= Task description =
Go through the records below and report each line with "Felixstowe" in it.
-- Record extracts follows --
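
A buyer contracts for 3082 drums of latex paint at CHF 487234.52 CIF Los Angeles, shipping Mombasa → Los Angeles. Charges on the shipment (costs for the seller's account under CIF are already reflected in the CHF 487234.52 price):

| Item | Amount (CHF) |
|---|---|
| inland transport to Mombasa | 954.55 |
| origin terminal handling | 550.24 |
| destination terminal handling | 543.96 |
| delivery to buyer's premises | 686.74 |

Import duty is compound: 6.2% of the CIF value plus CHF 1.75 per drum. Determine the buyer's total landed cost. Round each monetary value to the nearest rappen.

CIF: the seller pays costs through ocean freight and marine insurance to the destination port.
Already in the invoice (seller's account under CIF): inland to port, origin terminal — exclude.
The CIF price already equals the CIF value: 487234.52
Ad valorem component: 487234.52 × 6.2% = 30208.54
Specific component: 3082 × 1.75 = 5393.50
Import duty = 30208.54 + 5393.50 = 35602.04
Buyer bears: destination terminal 543.96 + delivery 686.74 + duty 35602.04 = 36832.74
Landed cost = invoice 487234.52 + 36832.74 = 524067.26

Total landed cost: CHF 524067.26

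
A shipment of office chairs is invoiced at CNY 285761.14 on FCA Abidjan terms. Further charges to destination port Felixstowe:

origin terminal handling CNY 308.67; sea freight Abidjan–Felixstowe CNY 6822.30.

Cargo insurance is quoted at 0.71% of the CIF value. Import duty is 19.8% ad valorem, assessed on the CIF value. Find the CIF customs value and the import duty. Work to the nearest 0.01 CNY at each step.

Let C be the CIF value. C = FCA price + pre-shipment costs + freight + 0.71% × C
C − 0.71% × C = 285761.14 + 308.67 + 6822.30
0.9929 × C = 292892.11
C = 292892.11 / 0.9929 = 294986.51
Insurance premium = 0.71% × 294986.51 = 2094.40
Import duty = 294986.51 × 19.8% = 58407.33

CIF value: CNY 294986.51; import duty: CNY 58407.33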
-- Record extracts concluded --
= Answer for the task =
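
A shipment of office chairs is invoiced at CNY 285761.14 on FCA Abidjan terms. Further charges to destination port Felixstowe:
origin terminal handling CNY 308.67; sea freight Abidjan–Felixstowe CNY 6822.30.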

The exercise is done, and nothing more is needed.